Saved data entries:
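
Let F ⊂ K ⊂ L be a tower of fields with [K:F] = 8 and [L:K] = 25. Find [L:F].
[L:F] = 200

The tower law says that for any tower of field extensions F ⊂ K ⊂ L with finite degrees, [L:F] = [L:K] · [K:F]. Here this gives [L:F] = 25 · 8 = 200.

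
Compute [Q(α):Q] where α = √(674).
[Q(α):Q] = 2

[Q(α):Q] equals the degree of the minimal polynomial of α. Here α^2 = 674 and x^2 - 674 is irreducible (d = 674 is squarefree, ≠ 1, hence not a square), so deg(m_α) = 2. Thus [Q(α):Q] = 2.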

WORK ORDER:
Your job is to restate all of the data word for word.

ANSWER BOX:
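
Let F ⊂ K ⊂ L be a tower of fields with [K:F] = 8 and [L:K] = 25. Find [L:F].
[L:F] = 200

The tower law says that for any tower of field extensions F ⊂ K ⊂ L with finite degrees, [L:F] = [L:K] · [K:F]. Here this gives [L:F] = 25 · 8 = 200.

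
Compute [Q(α):Q] where α = √(674).
[Q(α):Q] = 2

[Q(α):Q] equals the degree of the minimal polynomial of α. Here α^2 = 674 and x^2 - 674 is irreducible (d = 674 is squarefree, ≠ 1, hence not a square), so deg(m_α) = 2. Thus [Q(α):Q] = 2.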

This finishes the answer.